··· Available data ···

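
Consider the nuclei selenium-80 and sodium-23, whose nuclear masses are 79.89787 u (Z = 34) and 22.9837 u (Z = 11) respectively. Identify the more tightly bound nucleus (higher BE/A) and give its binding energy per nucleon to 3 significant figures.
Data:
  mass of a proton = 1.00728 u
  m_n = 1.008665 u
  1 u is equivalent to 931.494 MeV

selenium-80; 8.71 MeV/nucleon

selenium-80: Σm = 34(1.00728) + 46(1.008665) = 80.646110 u; Δm = 0.748240 u; E_B = 696.98 MeV; E_B/A = 8.712 MeV
sodium-23: Σm = 11(1.00728) + 12(1.008665) = 23.184060 u; Δm = 0.200360 u; E_B = 186.634 MeV; E_B/A = 8.1145 MeV
selenium-80 has the higher binding energy per nucleon, so it is the more tightly bound nucleus.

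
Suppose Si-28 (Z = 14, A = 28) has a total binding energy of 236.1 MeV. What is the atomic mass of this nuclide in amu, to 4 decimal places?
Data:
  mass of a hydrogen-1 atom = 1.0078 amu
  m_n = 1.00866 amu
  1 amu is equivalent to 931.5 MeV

Mass defect = 236.1 MeV / (931.5 MeV/amu) = 0.253462 amu
Constituent mass = 14(1.0078) + 14(1.00866) = 28.23044 amu
Atomic mass = 28.23044 − 0.253462 = 27.976978 amu ≈ 27.9770 amu (to 4 decimal places)

27.9770 amu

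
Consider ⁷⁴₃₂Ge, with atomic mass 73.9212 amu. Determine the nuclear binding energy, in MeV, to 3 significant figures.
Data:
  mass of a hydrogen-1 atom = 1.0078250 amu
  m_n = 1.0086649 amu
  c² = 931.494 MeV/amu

646 MeV

The nucleus contains 32 protons and 74 − 32 = 42 neutrons.
Total constituent mass: 32 × 1.0078250 + 42 × 1.0086649 = 74.6143258 amu
Δm = 74.6143258 − 73.9212 = 0.6931258 amu
Converting to energy: 0.6931258 amu × 931.494 MeV/amu = 645.643 MeV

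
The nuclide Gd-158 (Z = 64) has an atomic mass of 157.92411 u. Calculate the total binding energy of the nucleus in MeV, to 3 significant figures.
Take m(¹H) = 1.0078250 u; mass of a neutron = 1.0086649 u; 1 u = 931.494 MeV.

With 64 protons and 94 neutrons (A = 158):
Mass of separated nucleons = 64(1.0078250) + 94(1.0086649) = 64.5008000 + 94.8145006 = 159.3153006 u
Δm = 159.3153006 − 157.92411 = 1.3911906 u
Binding energy = Δm·c² = 1.3911906 × 931.494 MeV/u = 1295.89 MeV

1300 MeV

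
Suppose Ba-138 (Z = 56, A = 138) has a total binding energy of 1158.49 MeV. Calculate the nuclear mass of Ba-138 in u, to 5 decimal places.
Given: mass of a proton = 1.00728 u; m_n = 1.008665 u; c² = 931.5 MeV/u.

Mass defect = 1158.49 MeV / (931.5 MeV/u) = 1.2436822 u
Constituent mass = 56(1.00728) + 82(1.008665) = 139.118210 u
Nuclear mass = 139.118210 − 1.2436822 = 137.8745278 u ≈ 137.87453 u (to 5 decimal places)

137.87453 u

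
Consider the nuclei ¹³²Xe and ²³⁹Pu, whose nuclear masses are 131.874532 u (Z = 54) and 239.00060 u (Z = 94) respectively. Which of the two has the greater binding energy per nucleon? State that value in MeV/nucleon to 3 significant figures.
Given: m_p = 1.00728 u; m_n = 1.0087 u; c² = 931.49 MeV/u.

¹³²Xe; 8.45 MeV/nucleon

¹³²Xe: Σm = 54(1.00728) + 78(1.0087) = 133.07172 u; Δm = 1.197188 u; E_B = 1115.2 MeV; E_B/A = 8.448 MeV
²³⁹Pu: Σm = 94(1.00728) + 145(1.0087) = 240.94582 u; Δm = 1.94522 u; E_B = 1811.95 MeV; E_B/A = 7.581 MeV
¹³²Xe has the higher binding energy per nucleon, so it is the more tightly bound nucleus.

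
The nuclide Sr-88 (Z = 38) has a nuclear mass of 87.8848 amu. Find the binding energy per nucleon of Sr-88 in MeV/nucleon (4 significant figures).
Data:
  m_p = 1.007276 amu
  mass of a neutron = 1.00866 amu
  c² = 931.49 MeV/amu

8.729 MeV/nucleon

Z = 38, so N = A − Z = 88 − 38 = 50.
Total constituent mass: 38 × 1.007276 + 50 × 1.00866 = 88.709488 amu
The mass defect is 88.709488 − 87.8848 = 0.824688 amu.
Converting to energy: 0.824688 amu × 931.49 MeV/amu = 768.189 MeV
Dividing by A = 88 gives 8.729 MeV per nucleon.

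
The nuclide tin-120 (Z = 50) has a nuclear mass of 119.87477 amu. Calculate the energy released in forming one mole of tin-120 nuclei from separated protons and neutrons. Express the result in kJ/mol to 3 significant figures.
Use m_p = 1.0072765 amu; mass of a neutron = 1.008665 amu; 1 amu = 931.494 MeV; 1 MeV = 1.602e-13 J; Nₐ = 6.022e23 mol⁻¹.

The nucleus contains 50 protons and 120 − 50 = 70 neutrons.
Σm = 50·m_p + 70·m_n = 50.3638250 + 70.606550 = 120.9703750 amu
The mass defect is 120.9703750 − 119.87477 = 1.0956050 amu.
E_B = 1.0956050 × 931.494 = 1020.55 MeV
Per nucleus in joules: 1020.55 MeV × 1.602e-13 J/MeV = 1.6349e-10 J
Per mole: 1.6349e-10 J × 6.022e23 mol⁻¹ = 9.8454e+13 J/mol

9.85e+10 kJ/mol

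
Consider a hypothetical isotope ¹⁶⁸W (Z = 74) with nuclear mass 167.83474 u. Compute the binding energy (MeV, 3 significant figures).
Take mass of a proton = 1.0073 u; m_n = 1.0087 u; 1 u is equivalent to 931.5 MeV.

Z = 74, so N = A − Z = 168 − 74 = 94.
Σm = 74·m_p + 94·m_n = 74.5402 + 94.8178 = 169.3580 u
Δm = 169.3580 − 167.83474 = 1.52326 u
E_B = 1.52326 × 931.5 = 1418.92 MeV

1420 MeV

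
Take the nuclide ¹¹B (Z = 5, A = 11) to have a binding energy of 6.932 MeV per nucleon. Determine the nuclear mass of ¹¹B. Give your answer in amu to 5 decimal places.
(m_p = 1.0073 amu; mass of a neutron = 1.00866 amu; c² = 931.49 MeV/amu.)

Total binding energy = 11 × 6.932 = 76.252 MeV
Mass defect = 76.252 MeV / (931.49 MeV/amu) = 0.0818602 amu
Constituent mass = 5(1.0073) + 6(1.00866) = 11.08846 amu
Nuclear mass = 11.08846 − 0.0818602 = 11.0065998 amu ≈ 11.00660 amu (to 5 decimal places)

11.00660 amu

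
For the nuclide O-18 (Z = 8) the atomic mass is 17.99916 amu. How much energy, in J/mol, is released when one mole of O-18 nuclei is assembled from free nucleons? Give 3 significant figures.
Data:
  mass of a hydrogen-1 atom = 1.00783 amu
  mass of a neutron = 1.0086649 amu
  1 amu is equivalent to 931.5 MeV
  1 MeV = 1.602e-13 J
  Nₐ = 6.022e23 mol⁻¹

With 8 protons and 10 neutrons (A = 18):
Σm = 8·m(¹H) + 10·m_n = 8.06264 + 10.0866490 = 18.1492890 amu
The mass defect is 18.1492890 − 17.99916 = 0.1501290 amu.
Converting to energy: 0.1501290 amu × 931.5 MeV/amu = 139.845 MeV
Per nucleus in joules: 139.845 MeV × 1.602e-13 J/MeV = 2.2403e-11 J
Per mole: 2.2403e-11 J × 6.022e23 mol⁻¹ = 1.3491e+13 J/mol

1.35e+13 J/mol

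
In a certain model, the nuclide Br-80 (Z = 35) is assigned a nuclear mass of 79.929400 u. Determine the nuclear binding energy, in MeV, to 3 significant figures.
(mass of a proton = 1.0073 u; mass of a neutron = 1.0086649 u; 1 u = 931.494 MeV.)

Z = 35, so N = A − Z = 80 − 35 = 45.
Σm = 35·m_p + 45·m_n = 35.2555 + 45.3899205 = 80.6454205 u
Δm = 80.6454205 − 79.929400 = 0.7160205 u
E_B = 0.7160205 × 931.494 = 666.969 MeV

667 MeV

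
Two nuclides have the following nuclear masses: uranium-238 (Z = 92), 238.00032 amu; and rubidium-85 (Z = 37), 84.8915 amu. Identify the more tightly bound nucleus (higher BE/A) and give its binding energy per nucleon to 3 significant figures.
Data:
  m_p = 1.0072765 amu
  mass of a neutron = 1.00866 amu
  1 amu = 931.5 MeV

uranium-238: Σm = 92(1.0072765) + 146(1.00866) = 239.9337980 amu; Δm = 1.9334780 amu; E_B = 1801.0 MeV; E_B/A = 7.567 MeV
rubidium-85: Σm = 37(1.0072765) + 48(1.00866) = 85.6849105 amu; Δm = 0.7934105 amu; E_B = 739.06 MeV; E_B/A = 8.6948 MeV
rubidium-85 has the higher binding energy per nucleon, so it is the more tightly bound nucleus.

rubidium-85; 8.69 MeV/nucleon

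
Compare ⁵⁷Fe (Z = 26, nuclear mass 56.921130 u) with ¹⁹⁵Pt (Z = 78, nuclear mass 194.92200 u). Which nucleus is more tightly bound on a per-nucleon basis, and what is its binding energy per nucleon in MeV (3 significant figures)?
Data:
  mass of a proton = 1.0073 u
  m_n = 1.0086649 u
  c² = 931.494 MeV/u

⁵⁷Fe: Σm = 26(1.0073) + 31(1.0086649) = 57.4584119 u; Δm = 0.5372819 u; E_B = 500.47 MeV; E_B/A = 8.780 MeV
¹⁹⁵Pt: Σm = 78(1.0073) + 117(1.0086649) = 196.5831933 u; Δm = 1.6611933 u; E_B = 1547.4 MeV; E_B/A = 7.935 MeV
⁵⁷Fe has the higher binding energy per nucleon, so it is the more tightly bound nucleus.

⁵⁷Fe; 8.78 MeV/nucleon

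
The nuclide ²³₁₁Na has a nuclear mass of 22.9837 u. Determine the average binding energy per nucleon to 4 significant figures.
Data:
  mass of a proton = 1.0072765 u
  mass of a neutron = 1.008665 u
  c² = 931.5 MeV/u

With 11 protons and 12 neutrons (A = 23):
Σm = 11·m_p + 12·m_n = 11.0800415 + 12.103980 = 23.1840215 u
The mass defect is 23.1840215 − 22.9837 = 0.2003215 u.
E_B = 0.2003215 × 931.5 = 186.599 MeV
Per nucleon: 186.599 / 23 = 8.113 MeV

8.113 MeV/nucleon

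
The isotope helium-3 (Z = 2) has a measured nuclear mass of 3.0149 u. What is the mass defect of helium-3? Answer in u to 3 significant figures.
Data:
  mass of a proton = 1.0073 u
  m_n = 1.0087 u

Total constituent mass: 2 × 1.0073 + 1 × 1.0087 = 3.0233 u
Mass defect Δm = 3.0233 − 3.0149 = 0.0084 u

0.00840 u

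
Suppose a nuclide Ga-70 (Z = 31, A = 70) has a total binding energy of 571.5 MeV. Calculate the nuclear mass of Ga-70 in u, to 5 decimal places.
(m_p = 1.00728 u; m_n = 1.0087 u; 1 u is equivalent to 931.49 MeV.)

Mass defect = 571.5 MeV / (931.49 MeV/u) = 0.6135332 u
Constituent mass = 31(1.00728) + 39(1.0087) = 70.56498 u
Nuclear mass = 70.56498 − 0.6135332 = 69.9514468 u ≈ 69.95145 u (to 5 decimal places)

69.95145 u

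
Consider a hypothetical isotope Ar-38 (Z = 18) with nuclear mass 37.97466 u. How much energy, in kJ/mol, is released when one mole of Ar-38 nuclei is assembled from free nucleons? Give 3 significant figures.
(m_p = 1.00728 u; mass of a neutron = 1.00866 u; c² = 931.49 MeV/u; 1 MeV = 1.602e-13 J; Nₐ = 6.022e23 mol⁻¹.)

Z = 18, so N = A − Z = 38 − 18 = 20.
Mass of separated nucleons = 18(1.00728) + 20(1.00866) = 18.13104 + 20.17320 = 38.30424 u
Mass defect Δm = 38.30424 − 37.97466 = 0.32958 u
Binding energy = Δm·c² = 0.32958 × 931.49 MeV/u = 307.000 MeV
Per nucleus in joules: 307.000 MeV × 1.602e-13 J/MeV = 4.9181e-11 J
Per mole: 4.9181e-11 J × 6.022e23 mol⁻¹ = 2.9617e+13 J/mol

2.96e+10 kJ/mol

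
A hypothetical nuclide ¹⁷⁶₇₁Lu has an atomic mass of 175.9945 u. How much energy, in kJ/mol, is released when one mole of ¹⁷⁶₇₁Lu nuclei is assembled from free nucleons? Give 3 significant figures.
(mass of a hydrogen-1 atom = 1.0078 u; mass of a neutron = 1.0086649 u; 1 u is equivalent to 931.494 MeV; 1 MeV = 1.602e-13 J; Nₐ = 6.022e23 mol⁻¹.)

1.32e+11 kJ/mol

The nucleus contains 71 protons and 176 − 71 = 105 neutrons.
Σm = 71·m(¹H) + 105·m_n = 71.5538 + 105.9098145 = 177.4636145 u
Mass defect Δm = 177.4636145 − 175.9945 = 1.4691145 u
Binding energy = Δm·c² = 1.4691145 × 931.494 MeV/u = 1368.47 MeV
Per nucleus in joules: 1368.47 MeV × 1.602e-13 J/MeV = 2.1923e-10 J
Per mole: 2.1923e-10 J × 6.022e23 mol⁻¹ = 1.3202e+14 J/mol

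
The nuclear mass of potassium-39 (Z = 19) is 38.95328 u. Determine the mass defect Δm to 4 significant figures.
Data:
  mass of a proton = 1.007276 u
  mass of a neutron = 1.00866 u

0.3582 u

Z = 19, so N = A − Z = 39 − 19 = 20.
Σm = 19·m_p + 20·m_n = 19.138244 + 20.17320 = 39.311444 u
The mass defect is 39.311444 − 38.95328 = 0.358164 u.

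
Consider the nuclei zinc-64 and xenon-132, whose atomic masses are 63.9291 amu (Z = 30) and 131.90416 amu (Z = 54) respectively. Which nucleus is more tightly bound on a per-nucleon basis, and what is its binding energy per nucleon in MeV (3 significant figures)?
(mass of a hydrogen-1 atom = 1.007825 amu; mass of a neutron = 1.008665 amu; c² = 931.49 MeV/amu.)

zinc-64; 8.74 MeV/nucleon

zinc-64: Σm = 30(1.007825) + 34(1.008665) = 64.529360 amu; Δm = 0.600260 amu; E_B = 559.14 MeV; E_B/A = 8.737 MeV
xenon-132: Σm = 54(1.007825) + 78(1.008665) = 133.098420 amu; Δm = 1.194260 amu; E_B = 1112.44 MeV; E_B/A = 8.428 MeV
zinc-64 has the higher binding energy per nucleon, so it is the more tightly bound nucleus.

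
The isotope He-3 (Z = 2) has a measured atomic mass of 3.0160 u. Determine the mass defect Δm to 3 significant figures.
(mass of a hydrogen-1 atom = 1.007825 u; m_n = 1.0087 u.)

0.00835 u

With 2 protons and 1 neutrons (A = 3):
Total constituent mass: 2 × 1.007825 + 1 × 1.0087 = 3.024350 u
Mass defect Δm = 3.024350 − 3.0160 = 0.008350 u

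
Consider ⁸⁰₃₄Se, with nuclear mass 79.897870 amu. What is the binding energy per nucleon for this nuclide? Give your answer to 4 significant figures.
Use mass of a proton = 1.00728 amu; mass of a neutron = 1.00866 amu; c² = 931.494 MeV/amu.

With 34 protons and 46 neutrons (A = 80):
Σm = 34·m_p + 46·m_n = 34.24752 + 46.39836 = 80.64588 amu
Mass defect Δm = 80.64588 − 79.897870 = 0.748010 amu
E_B = 0.748010 × 931.494 = 696.767 MeV
Per nucleon: 696.767 / 80 = 8.710 MeV

8.710 MeV/nucleon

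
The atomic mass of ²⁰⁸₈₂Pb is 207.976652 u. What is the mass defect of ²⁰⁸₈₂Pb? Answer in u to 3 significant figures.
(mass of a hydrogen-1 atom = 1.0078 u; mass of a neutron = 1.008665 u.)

1.75 u

Total constituent mass: 82 × 1.0078 + 126 × 1.008665 = 209.731390 u
Δm = 209.731390 − 207.976652 = 1.754738 u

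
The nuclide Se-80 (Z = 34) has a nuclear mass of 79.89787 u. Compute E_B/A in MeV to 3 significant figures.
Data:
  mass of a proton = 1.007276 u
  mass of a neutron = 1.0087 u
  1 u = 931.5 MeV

Σm = 34·m_p + 46·m_n = 34.247384 + 46.4002 = 80.647584 u
The mass defect is 80.647584 − 79.89787 = 0.749714 u.
E_B = 0.749714 × 931.5 = 698.359 MeV
Per nucleon: 698.359 / 80 = 8.729 MeV

8.73 MeV/nucleon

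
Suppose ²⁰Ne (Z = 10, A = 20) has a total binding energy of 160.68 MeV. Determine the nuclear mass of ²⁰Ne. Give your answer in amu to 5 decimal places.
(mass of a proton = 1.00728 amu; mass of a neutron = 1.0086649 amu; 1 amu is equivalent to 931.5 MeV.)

19.98695 amu

Mass defect = 160.68 MeV / (931.5 MeV/amu) = 0.1724960 amu
Constituent mass = 10(1.00728) + 10(1.0086649) = 20.1594490 amu
Nuclear mass = 20.1594490 − 0.1724960 = 19.9869530 amu ≈ 19.98695 amu (to 5 decimal places)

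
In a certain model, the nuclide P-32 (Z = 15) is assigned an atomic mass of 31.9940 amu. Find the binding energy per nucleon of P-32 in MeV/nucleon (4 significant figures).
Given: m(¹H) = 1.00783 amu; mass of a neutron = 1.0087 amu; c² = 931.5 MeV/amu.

7.899 MeV/nucleon

Total constituent mass: 15 × 1.00783 + 17 × 1.0087 = 32.26535 amu
Mass defect Δm = 32.26535 − 31.9940 = 0.27135 amu
E_B = 0.27135 × 931.5 = 252.763 MeV
Dividing by A = 32 gives 7.899 MeV per nucleon.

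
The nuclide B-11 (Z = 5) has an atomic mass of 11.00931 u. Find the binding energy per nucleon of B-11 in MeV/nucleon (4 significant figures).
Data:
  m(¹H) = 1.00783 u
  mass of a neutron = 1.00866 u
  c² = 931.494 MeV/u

Mass of separated nucleons = 5(1.00783) + 6(1.00866) = 5.03915 + 6.05196 = 11.09111 u
Δm = 11.09111 − 11.00931 = 0.08180 u
E_B = 0.08180 × 931.494 = 76.1962 MeV
BE/A = 76.1962 MeV / 11 = 6.927 MeV/nucleon

6.927 MeV/nucleon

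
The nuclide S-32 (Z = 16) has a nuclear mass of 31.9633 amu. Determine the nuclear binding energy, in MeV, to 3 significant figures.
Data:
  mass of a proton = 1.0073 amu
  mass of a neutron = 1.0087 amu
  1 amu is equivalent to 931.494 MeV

Total constituent mass: 16 × 1.0073 + 16 × 1.0087 = 32.2560 amu
Mass defect Δm = 32.2560 − 31.9633 = 0.2927 amu
E_B = 0.2927 × 931.494 = 272.648 MeV

273 MeV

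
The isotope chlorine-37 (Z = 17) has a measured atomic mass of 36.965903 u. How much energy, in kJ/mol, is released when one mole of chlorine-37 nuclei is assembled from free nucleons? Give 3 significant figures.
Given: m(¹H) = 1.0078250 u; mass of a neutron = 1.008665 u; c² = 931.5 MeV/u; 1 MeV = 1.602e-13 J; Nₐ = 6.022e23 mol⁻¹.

3.06e+10 kJ/mol

Σm = 17·m(¹H) + 20·m_n = 17.1330250 + 20.173300 = 37.3063250 u
Δm = 37.3063250 − 36.965903 = 0.3404220 u
Converting to energy: 0.3404220 u × 931.5 MeV/u = 317.103 MeV
Per nucleus in joules: 317.103 MeV × 1.602e-13 J/MeV = 5.0800e-11 J
Per mole: 5.0800e-11 J × 6.022e23 mol⁻¹ = 3.0592e+13 J/mol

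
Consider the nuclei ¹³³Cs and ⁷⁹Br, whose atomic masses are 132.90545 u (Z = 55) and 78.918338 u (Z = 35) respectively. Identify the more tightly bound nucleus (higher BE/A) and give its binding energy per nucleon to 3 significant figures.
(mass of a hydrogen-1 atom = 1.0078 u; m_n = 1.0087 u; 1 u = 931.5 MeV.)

¹³³Cs: Σm = 55(1.0078) + 78(1.0087) = 134.1076 u; Δm = 1.20215 u; E_B = 1119.8 MeV; E_B/A = 8.420 MeV
⁷⁹Br: Σm = 35(1.0078) + 44(1.0087) = 79.6558 u; Δm = 0.737462 u; E_B = 686.95 MeV; E_B/A = 8.696 MeV
⁷⁹Br has the higher binding energy per nucleon, so it is the more tightly bound nucleus.

⁷⁹Br; 8.70 MeV/nucleon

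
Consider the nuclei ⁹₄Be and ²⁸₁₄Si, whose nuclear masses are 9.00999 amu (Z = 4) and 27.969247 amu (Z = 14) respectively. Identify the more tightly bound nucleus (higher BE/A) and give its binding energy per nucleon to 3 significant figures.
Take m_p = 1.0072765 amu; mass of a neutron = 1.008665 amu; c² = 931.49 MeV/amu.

⁹₄Be: Σm = 4(1.0072765) + 5(1.008665) = 9.0724310 amu; Δm = 0.0624410 amu; E_B = 58.163 MeV; E_B/A = 6.463 MeV
²⁸₁₄Si: Σm = 14(1.0072765) + 14(1.008665) = 28.2231810 amu; Δm = 0.2539340 amu; E_B = 236.54 MeV; E_B/A = 8.448 MeV
²⁸₁₄Si has the higher binding energy per nucleon, so it is the more tightly bound nucleus.

²⁸₁₄Si; 8.45 MeV/nucleon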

···

What the task requires: Return exactly what appears above, from the first line of the entries to the line with "Suppose Ba-138 (Z", inclusive.

Written answer:
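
Consider the nuclei selenium-80 and sodium-23, whose nuclear masses are 79.89787 u (Z = 34) and 22.9837 u (Z = 11) respectively. Identify the more tightly bound nucleus (higher BE/A) and give its binding energy per nucleon to 3 significant figures.
Data:
  mass of a proton = 1.00728 u
  m_n = 1.008665 u
  1 u is equivalent to 931.494 MeV

selenium-80; 8.71 MeV/nucleon

selenium-80: Σm = 34(1.00728) + 46(1.008665) = 80.646110 u; Δm = 0.748240 u; E_B = 696.98 MeV; E_B/A = 8.712 MeV
sodium-23: Σm = 11(1.00728) + 12(1.008665) = 23.184060 u; Δm = 0.200360 u; E_B = 186.634 MeV; E_B/A = 8.1145 MeV
selenium-80 has the higher binding energy per nucleon, so it is the more tightly bound nucleus.

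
Suppose Si-28 (Z = 14, A = 28) has a total binding energy of 236.1 MeV. What is the atomic mass of this nuclide in amu, to 4 decimal places?
Data:
  mass of a hydrogen-1 atom = 1.0078 amu
  m_n = 1.00866 amu
  1 amu is equivalent to 931.5 MeV

Mass defect = 236.1 MeV / (931.5 MeV/amu) = 0.253462 amu
Constituent mass = 14(1.0078) + 14(1.00866) = 28.23044 amu
Atomic mass = 28.23044 − 0.253462 = 27.976978 amu ≈ 27.9770 amu (to 4 decimal places)

27.9770 amu

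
Consider ⁷⁴₃₂Ge, with atomic mass 73.9212 amu. Determine the nuclear binding energy, in MeV, to 3 significant figures.
Data:
  mass of a hydrogen-1 atom = 1.0078250 amu
  m_n = 1.0086649 amu
  c² = 931.494 MeV/amu

646 MeV

The nucleus contains 32 protons and 74 − 32 = 42 neutrons.
Total constituent mass: 32 × 1.0078250 + 42 × 1.0086649 = 74.6143258 amu
Δm = 74.6143258 − 73.9212 = 0.6931258 amu
Converting to energy: 0.6931258 amu × 931.494 MeV/amu = 645.643 MeV

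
The nuclide Gd-158 (Z = 64) has an atomic mass of 157.92411 u. Calculate the total binding energy of the nucleus in MeV, to 3 significant figures.
Take m(¹H) = 1.0078250 u; mass of a neutron = 1.0086649 u; 1 u = 931.494 MeV.

With 64 protons and 94 neutrons (A = 158):
Mass of separated nucleons = 64(1.0078250) + 94(1.0086649) = 64.5008000 + 94.8145006 = 159.3153006 u
Δm = 159.3153006 − 157.92411 = 1.3911906 u
Binding energy = Δm·c² = 1.3911906 × 931.494 MeV/u = 1295.89 MeV

1300 MeV

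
Suppose Ba-138 (Z = 56, A = 138) has a total binding energy of 1158.49 MeV. Calculate the nuclear mass of Ba-138 in u, to 5 decimal places.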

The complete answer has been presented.